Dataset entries
════════

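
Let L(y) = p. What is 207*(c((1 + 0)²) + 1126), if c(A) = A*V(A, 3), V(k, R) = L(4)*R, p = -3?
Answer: 231219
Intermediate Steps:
L(y) = -3
V(k, R) = -3*R
c(A) = -9*A (c(A) = A*(-3*3) = A*(-9) = -9*A)
207*(c((1 + 0)²) + 1126) = 207*(-9*(1 + 0)² + 1126) = 207*(-9*1² + 1126) = 207*(-9*1 + 1126) = 207*(-9 + 1126) = 207*1117 = 231219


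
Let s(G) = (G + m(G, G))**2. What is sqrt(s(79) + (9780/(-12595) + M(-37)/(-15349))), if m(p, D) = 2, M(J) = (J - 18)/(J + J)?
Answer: sqrt(53703003936401740673302)/2861145694 ≈ 80.995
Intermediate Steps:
M(J) = (-18 + J)/(2*J) (M(J) = (-18 + J)/((2*J)) = (-18 + J)*(1/(2*J)) = (-18 + J)/(2*J))
s(G) = (2 + G)**2 (s(G) = (G + 2)**2 = (2 + G)**2)
sqrt(s(79) + (9780/(-12595) + M(-37)/(-15349))) = sqrt((2 + 79)**2 + (9780/(-12595) + ((1/2)*(-18 - 37)/(-37))/(-15349))) = sqrt(81**2 + (9780*(-1/12595) + ((1/2)*(-1/37)*(-55))*(-1/15349))) = sqrt(6561 + (-1956/2519 + (55/74)*(-1/15349))) = sqrt(6561 + (-1956/2519 - 55/1135826)) = sqrt(6561 - 2221814201/2861145694) = sqrt(18769755084133/2861145694) = sqrt(53703003936401740673302)/2861145694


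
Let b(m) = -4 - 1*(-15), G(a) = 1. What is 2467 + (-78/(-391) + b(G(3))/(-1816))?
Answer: 1751845499/710056 ≈ 2467.2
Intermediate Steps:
b(m) = 11 (b(m) = -4 + 15 = 11)
2467 + (-78/(-391) + b(G(3))/(-1816)) = 2467 + (-78/(-391) + 11/(-1816)) = 2467 + (-78*(-1/391) + 11*(-1/1816)) = 2467 + (78/391 - 11/1816) = 2467 + 137347/710056 = 1751845499/710056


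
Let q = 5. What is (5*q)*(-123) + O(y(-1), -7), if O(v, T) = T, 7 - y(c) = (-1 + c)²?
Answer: -3082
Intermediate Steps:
y(c) = 7 - (-1 + c)²
(5*q)*(-123) + O(y(-1), -7) = (5*5)*(-123) - 7 = 25*(-123) - 7 = -3075 - 7 = -3082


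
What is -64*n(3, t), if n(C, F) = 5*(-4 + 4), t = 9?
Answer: 0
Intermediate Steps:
n(C, F) = 0 (n(C, F) = 5*0 = 0)
-64*n(3, t) = -64*0 = 0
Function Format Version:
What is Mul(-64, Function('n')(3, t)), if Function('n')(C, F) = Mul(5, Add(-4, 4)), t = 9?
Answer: 0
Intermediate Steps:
Function('n')(C, F) = 0 (Function('n')(C, F) = Mul(5, 0) = 0)
Mul(-64, Function('n')(3, t)) = Mul(-64, 0) = 0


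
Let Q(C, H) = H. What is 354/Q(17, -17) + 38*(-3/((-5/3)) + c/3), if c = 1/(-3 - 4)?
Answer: 81694/1785 ≈ 45.767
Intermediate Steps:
c = -⅐ (c = 1/(-7) = -⅐ ≈ -0.14286)
354/Q(17, -17) + 38*(-3/((-5/3)) + c/3) = 354/(-17) + 38*(-3/((-5/3)) - ⅐/3) = 354*(-1/17) + 38*(-3/((-5*⅓)) - ⅐*⅓) = -354/17 + 38*(-3/(-5/3) - 1/21) = -354/17 + 38*(-3*(-⅗) - 1/21) = -354/17 + 38*(9/5 - 1/21) = -354/17 + 38*(184/105) = -354/17 + 6992/105 = 81694/1785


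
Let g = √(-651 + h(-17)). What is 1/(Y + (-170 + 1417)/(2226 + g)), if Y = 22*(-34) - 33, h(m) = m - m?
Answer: (-√651 + 2226*I)/(-1737259*I + 781*√651) ≈ -0.0012813 + 1.0541e-8*I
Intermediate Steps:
h(m) = 0
g = I*√651 (g = √(-651 + 0) = √(-651) = I*√651 ≈ 25.515*I)
Y = -781 (Y = -748 - 33 = -781)
1/(Y + (-170 + 1417)/(2226 + g)) = 1/(-781 + (-170 + 1417)/(2226 + I*√651)) = 1/(-781 + 1247/(2226 + I*√651))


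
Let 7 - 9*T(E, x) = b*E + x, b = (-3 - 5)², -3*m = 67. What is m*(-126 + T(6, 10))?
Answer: 11323/3 ≈ 3774.3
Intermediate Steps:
m = -67/3 (m = -⅓*67 = -67/3 ≈ -22.333)
b = 64 (b = (-8)² = 64)
T(E, x) = 7/9 - 64*E/9 - x/9 (T(E, x) = 7/9 - (64*E + x)/9 = 7/9 - (x + 64*E)/9 = 7/9 + (-64*E/9 - x/9) = 7/9 - 64*E/9 - x/9)
m*(-126 + T(6, 10)) = -67*(-126 + (7/9 - 64/9*6 - ⅑*10))/3 = -67*(-126 + (7/9 - 128/3 - 10/9))/3 = -67*(-126 - 43)/3 = -67/3*(-169) = 11323/3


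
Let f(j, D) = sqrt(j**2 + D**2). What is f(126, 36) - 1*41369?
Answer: -41369 + 18*sqrt(53) ≈ -41238.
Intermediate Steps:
f(j, D) = sqrt(D**2 + j**2)
f(126, 36) - 1*41369 = sqrt(36**2 + 126**2) - 1*41369 = sqrt(1296 + 15876) - 41369 = sqrt(17172) - 41369 = 18*sqrt(53) - 41369 = -41369 + 18*sqrt(53)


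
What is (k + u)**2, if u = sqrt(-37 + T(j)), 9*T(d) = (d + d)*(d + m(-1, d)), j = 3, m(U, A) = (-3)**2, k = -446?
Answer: (446 - I*sqrt(29))**2 ≈ 1.9889e+5 - 4803.6*I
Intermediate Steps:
m(U, A) = 9
T(d) = 2*d*(9 + d)/9 (T(d) = ((d + d)*(d + 9))/9 = ((2*d)*(9 + d))/9 = (2*d*(9 + d))/9 = 2*d*(9 + d)/9)
u = I*sqrt(29) (u = sqrt(-37 + (2/9)*3*(9 + 3)) = sqrt(-37 + (2/9)*3*12) = sqrt(-37 + 8) = sqrt(-29) = I*sqrt(29) ≈ 5.3852*I)
(k + u)**2 = (-446 + I*sqrt(29))**2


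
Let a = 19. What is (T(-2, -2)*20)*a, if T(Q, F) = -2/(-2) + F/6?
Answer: 760/3 ≈ 253.33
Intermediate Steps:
T(Q, F) = 1 + F/6 (T(Q, F) = -2*(-1/2) + F*(1/6) = 1 + F/6)
(T(-2, -2)*20)*a = ((1 + (1/6)*(-2))*20)*19 = ((1 - 1/3)*20)*19 = ((2/3)*20)*19 = (40/3)*19 = 760/3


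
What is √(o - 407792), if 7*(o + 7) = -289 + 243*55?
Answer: I*√405931 ≈ 637.13*I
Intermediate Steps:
o = 1861 (o = -7 + (-289 + 243*55)/7 = -7 + (-289 + 13365)/7 = -7 + (⅐)*13076 = -7 + 1868 = 1861)
√(o - 407792) = √(1861 - 407792) = √(-405931) = I*√405931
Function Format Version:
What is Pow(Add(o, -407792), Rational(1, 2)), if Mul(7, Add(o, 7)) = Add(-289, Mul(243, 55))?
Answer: Mul(I, Pow(405931, Rational(1, 2))) ≈ Mul(637.13, I)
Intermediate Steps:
o = 1861 (o = Add(-7, Mul(Rational(1, 7), Add(-289, Mul(243, 55)))) = Add(-7, Mul(Rational(1, 7), Add(-289, 13365))) = Add(-7, Mul(Rational(1, 7), 13076)) = Add(-7, 1868) = 1861)
Pow(Add(o, -407792), Rational(1, 2)) = Pow(Add(1861, -407792), Rational(1, 2)) = Pow(-405931, Rational(1, 2)) = Mul(I, Pow(405931, Rational(1, 2)))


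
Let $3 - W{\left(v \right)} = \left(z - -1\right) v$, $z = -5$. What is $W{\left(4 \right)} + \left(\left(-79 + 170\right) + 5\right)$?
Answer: $115$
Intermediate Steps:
$W{\left(v \right)} = 3 + 4 v$ ($W{\left(v \right)} = 3 - \left(-5 - -1\right) v = 3 - \left(-5 + 1\right) v = 3 - - 4 v = 3 + 4 v$)
$W{\left(4 \right)} + \left(\left(-79 + 170\right) + 5\right) = \left(3 + 4 \cdot 4\right) + \left(\left(-79 + 170\right) + 5\right) = \left(3 + 16\right) + \left(91 + 5\right) = 19 + 96 = 115$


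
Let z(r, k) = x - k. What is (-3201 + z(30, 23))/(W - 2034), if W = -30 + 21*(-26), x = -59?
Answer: 3283/2610 ≈ 1.2579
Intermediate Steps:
W = -576 (W = -30 - 546 = -576)
z(r, k) = -59 - k
(-3201 + z(30, 23))/(W - 2034) = (-3201 + (-59 - 1*23))/(-576 - 2034) = (-3201 + (-59 - 23))/(-2610) = (-3201 - 82)*(-1/2610) = -3283*(-1/2610) = 3283/2610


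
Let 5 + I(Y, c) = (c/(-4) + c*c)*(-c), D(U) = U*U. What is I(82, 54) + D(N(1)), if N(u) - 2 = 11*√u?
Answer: -156571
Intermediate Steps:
N(u) = 2 + 11*√u
D(U) = U²
I(Y, c) = -5 - c*(c² - c/4) (I(Y, c) = -5 + (c/(-4) + c*c)*(-c) = -5 + (c*(-¼) + c²)*(-c) = -5 + (-c/4 + c²)*(-c) = -5 + (c² - c/4)*(-c) = -5 - c*(c² - c/4))
I(82, 54) + D(N(1)) = (-5 - 1*54³ + (¼)*54²) + (2 + 11*√1)² = (-5 - 1*157464 + (¼)*2916) + (2 + 11*1)² = (-5 - 157464 + 729) + (2 + 11)² = -156740 + 13² = -156740 + 169 = -156571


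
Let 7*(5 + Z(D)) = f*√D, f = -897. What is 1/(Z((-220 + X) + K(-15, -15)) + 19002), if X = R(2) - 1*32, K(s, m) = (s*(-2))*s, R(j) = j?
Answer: 132979/2606662963 + 8970*I*√7/2606662963 ≈ 5.1015e-5 + 9.1045e-6*I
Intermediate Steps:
K(s, m) = -2*s² (K(s, m) = (-2*s)*s = -2*s²)
X = -30 (X = 2 - 1*32 = 2 - 32 = -30)
Z(D) = -5 - 897*√D/7 (Z(D) = -5 + (-897*√D)/7 = -5 - 897*√D/7)
1/(Z((-220 + X) + K(-15, -15)) + 19002) = 1/((-5 - 897*√((-220 - 30) - 2*(-15)²)/7) + 19002) = 1/((-5 - 897*√(-250 - 2*225)/7) + 19002) = 1/((-5 - 897*√(-250 - 450)/7) + 19002) = 1/((-5 - 8970*I*√7/7) + 19002) = 1/(18997 - 8970*I*√7/7)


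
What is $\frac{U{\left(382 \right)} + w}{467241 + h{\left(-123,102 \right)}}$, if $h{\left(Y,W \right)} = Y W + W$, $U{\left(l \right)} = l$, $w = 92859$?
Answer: $\frac{93241}{454797} \approx 0.20502$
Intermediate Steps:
$h{\left(Y,W \right)} = W + W Y$ ($h{\left(Y,W \right)} = W Y + W = W + W Y$)
$\frac{U{\left(382 \right)} + w}{467241 + h{\left(-123,102 \right)}} = \frac{382 + 92859}{467241 + 102 \left(1 - 123\right)} = \frac{93241}{467241 + 102 \left(-122\right)} = \frac{93241}{467241 - 12444} = \frac{93241}{454797}$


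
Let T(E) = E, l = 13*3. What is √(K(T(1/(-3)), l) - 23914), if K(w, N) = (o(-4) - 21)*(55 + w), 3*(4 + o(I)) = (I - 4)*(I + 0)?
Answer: I*√222278/3 ≈ 157.15*I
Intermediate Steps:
o(I) = -4 + I*(-4 + I)/3 (o(I) = -4 + ((I - 4)*(I + 0))/3 = -4 + ((-4 + I)*I)/3 = -4 + (I*(-4 + I))/3 = -4 + I*(-4 + I)/3)
l = 39
K(w, N) = -2365/3 - 43*w/3 (K(w, N) = ((-4 - 4/3*(-4) + (⅓)*(-4)²) - 21)*(55 + w) = ((-4 + 16/3 + (⅓)*16) - 21)*(55 + w) = ((-4 + 16/3 + 16/3) - 21)*(55 + w) = (20/3 - 21)*(55 + w) = -43*(55 + w)/3 = -2365/3 - 43*w/3)
√(K(T(1/(-3)), l) - 23914) = √((-2365/3 - 43/3/(-3)) - 23914) = √((-2365/3 - 43/3*(-⅓)) - 23914) = √((-2365/3 + 43/9) - 23914) = √(-7052/9 - 23914) = √(-222278/9) = I*√222278/3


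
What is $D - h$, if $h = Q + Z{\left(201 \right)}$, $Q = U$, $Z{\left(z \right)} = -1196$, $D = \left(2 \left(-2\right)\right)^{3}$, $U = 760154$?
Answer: $-759022$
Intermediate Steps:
$D = -64$ ($D = \left(-4\right)^{3} = -64$)
$Q = 760154$
$h = 758958$ ($h = 760154 - 1196 = 758958$)
$D - h = -64 - 758958 = -759022$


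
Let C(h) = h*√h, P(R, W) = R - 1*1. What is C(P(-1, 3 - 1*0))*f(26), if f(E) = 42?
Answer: -84*I*√2 ≈ -118.79*I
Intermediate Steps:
P(R, W) = -1 + R (P(R, W) = R - 1 = -1 + R)
C(h) = h^(3/2)
C(P(-1, 3 - 1*0))*f(26) = (-1 - 1)^(3/2)*42 = (-2)^(3/2)*42 = -2*I*√2*42 = -84*I*√2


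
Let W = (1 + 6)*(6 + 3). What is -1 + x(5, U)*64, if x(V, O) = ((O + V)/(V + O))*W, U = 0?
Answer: 4031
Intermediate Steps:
W = 63 (W = 7*9 = 63)
x(V, O) = 63 (x(V, O) = ((O + V)/(V + O))*63 = ((O + V)/(O + V))*63 = 1*63 = 63)
-1 + x(5, U)*64 = -1 + 63*64 = -1 + 4032 = 4031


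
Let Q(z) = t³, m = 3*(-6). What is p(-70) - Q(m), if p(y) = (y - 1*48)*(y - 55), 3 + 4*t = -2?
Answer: 944125/64 ≈ 14752.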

════════

- _WHAT TO DO_
What is needed is an exact copy of the lines above, from the one containing "Answer: -41369 + 18*sqrt(53) ≈ -41238." through the one containing "What is (k +", with nothing added.

- _RESPONSE_
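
Answer: -41369 + 18*sqrt(53) ≈ -41238.
Intermediate Steps:
f(j, D) = sqrt(D**2 + j**2)
f(126, 36) - 1*41369 = sqrt(36**2 + 126**2) - 1*41369 = sqrt(1296 + 15876) - 41369 = sqrt(17172) - 41369 = 18*sqrt(53) - 41369 = -41369 + 18*sqrt(53)


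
What is (k + u)**2, if u = sqrt(-37 + T(j)), 9*T(d) = (d + d)*(d + m(-1, d)), j = 3, m(U, A) = (-3)**2, k = -446?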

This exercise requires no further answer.